(Source records)
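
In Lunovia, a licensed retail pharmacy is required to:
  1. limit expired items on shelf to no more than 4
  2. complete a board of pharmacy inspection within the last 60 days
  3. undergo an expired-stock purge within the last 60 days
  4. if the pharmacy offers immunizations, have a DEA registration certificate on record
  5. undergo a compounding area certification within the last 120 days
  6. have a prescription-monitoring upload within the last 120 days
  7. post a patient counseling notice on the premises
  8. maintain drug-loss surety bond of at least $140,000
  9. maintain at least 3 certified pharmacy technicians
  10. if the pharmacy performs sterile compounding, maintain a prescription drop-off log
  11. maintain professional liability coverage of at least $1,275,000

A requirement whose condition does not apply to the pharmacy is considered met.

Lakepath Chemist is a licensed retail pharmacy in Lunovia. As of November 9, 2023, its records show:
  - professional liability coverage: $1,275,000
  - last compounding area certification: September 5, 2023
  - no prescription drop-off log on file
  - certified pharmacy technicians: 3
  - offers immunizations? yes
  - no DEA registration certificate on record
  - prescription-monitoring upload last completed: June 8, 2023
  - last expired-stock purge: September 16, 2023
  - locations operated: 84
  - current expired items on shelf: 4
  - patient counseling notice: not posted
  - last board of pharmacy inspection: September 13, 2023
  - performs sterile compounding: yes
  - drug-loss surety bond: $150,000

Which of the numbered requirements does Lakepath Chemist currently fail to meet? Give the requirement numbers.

4, 6, 7, 10

1. expired items on shelf 4 ≤ 4 → met
2. board of pharmacy inspection 57 days ago vs limit 60 → met
3. expired-stock purge 54 days ago vs limit 60 → met
4. condition 'offers immunizations' holds; DEA registration certificate absent → not met
5. compounding area certification 65 days ago vs limit 120 → met
6. prescription-monitoring upload 154 days ago vs limit 120 → not met
7. patient counseling notice absent → not met
8. drug-loss surety bond $150,000 ≥ $140,000 → met
9. certified pharmacy technicians 3 ≥ 3 → met
10. condition 'performs sterile compounding' holds; prescription drop-off log absent → not met
11. professional liability coverage $1,275,000 ≥ $1,275,000 → met
Not met: 4, 6, 7, 10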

## Task objective
Gather each line of the records holding the string "have".

## Solution to this problem
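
  4. if the pharmacy offers immunizations, have a DEA registration certificate on record
  6. have a prescription-monitoring upload within the last 120 days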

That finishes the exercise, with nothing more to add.